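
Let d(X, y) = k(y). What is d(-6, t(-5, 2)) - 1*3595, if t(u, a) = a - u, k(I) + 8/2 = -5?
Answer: -3604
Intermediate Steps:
k(I) = -9 (k(I) = -4 - 5 = -9)
d(X, y) = -9
d(-6, t(-5, 2)) - 1*3595 = -9 - 1*3595 = -9 - 3595 = -3604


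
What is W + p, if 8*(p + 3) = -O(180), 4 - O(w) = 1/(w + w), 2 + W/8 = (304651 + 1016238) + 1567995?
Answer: 66559831201/2880 ≈ 2.3111e+7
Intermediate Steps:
W = 23111056 (W = -16 + 8*((304651 + 1016238) + 1567995) = -16 + 8*(1320889 + 1567995) = -16 + 8*2888884 = -16 + 23111072 = 23111056)
O(w) = 4 - 1/(2*w) (O(w) = 4 - 1/(w + w) = 4 - 1/(2*w))
p = -10079/2880 (p = -3 + (-(4 - ½/180))/8 = -3 + (-(4 - ½*1/180))/8 = -3 + (-(4 - 1/360))/8 = -3 + (-1*1439/360)/8 = -3 + (⅛)*(-1439/360) = -3 - 1439/2880 = -10079/2880 ≈ -3.4997)
W + p = 23111056 - 10079/2880 = 66559831201/2880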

+---+

Action item: State how many lines in the records above contain the word "What", and give only that number.

Solution for this task: 2